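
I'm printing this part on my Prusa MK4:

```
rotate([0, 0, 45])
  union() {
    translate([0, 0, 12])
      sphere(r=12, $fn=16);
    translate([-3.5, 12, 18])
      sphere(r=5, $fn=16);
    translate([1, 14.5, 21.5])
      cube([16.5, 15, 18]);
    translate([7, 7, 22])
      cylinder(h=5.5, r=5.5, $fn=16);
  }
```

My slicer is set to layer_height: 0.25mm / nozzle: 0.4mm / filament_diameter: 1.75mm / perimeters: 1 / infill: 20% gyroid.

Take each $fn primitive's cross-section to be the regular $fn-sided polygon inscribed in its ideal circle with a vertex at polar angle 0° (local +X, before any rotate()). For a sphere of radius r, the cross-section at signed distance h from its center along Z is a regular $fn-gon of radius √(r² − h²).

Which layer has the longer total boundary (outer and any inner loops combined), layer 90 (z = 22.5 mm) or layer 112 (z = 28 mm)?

layer 90 (z = 22.5 mm)

Layer 90 (z = 22.5): the r=12 sphere slices to a regular 16-gon of circumradius 5.809 (√(r²−h²) with h=10.5 from center) (perimeter = 2·16·5.809·sin(180°/16) = 36.27 mm); the sphere at (-3.5, 12): section is a regular 16-gon, circumradius = √(r²−h²) = √(5²−4.5²) = 2.179 (perimeter = 2·16·2.179·sin(180°/16) = 13.61 mm); the cube at (1, 14.5) is present — its section is the full 16.5×15 rectangle (perimeter 63.00 mm); the r=5.5 cylinder at (7, 7) contributes a regular 16-gon of circumradius 5.5 (perimeter = 2·16·5.500·sin(180°/16) = 34.34 mm); Taking the union: the regions partially overlap (shared area 4.46 mm²), so the edge portions inside another operand are dropped and the merged outline is re-measured after clipping — boundary = 136.41 mm; (whole slice rotated 45° about Z — lengths, areas and connectivity unchanged). So its perimeter = 136.41 mm. Layer 112 (z = 28): the sphere does not reach this height (|z−center|=16.000 > r=12); the sphere at (-3.5, 12) is absent (|z−center|=10.000 > r=5); the cube at (1, 14.5) is present — its section is the full 16.5×15 rectangle (perimeter 63.00 mm); the cylinder at (7, 7) does not reach this height (z outside [22, 27.5]); Taking the union: only the 16.5×15 cube at (1, 14.5) is present, so the union is just that shape — boundary = 63.00 mm; (rotated 45° about Z; rotation is an isometry so areas/perimeters/island counts are preserved). So its perimeter = 63.00 mm. Layer 90 is larger (136.41 vs 63.00 mm).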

########################################

Reproduce every line in the records above that contains the word "translate".

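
    translate([0, 0, 12])
    translate([-3.5, 12, 18])
    translate([1, 14.5, 21.5])
    translate([7, 7, 22])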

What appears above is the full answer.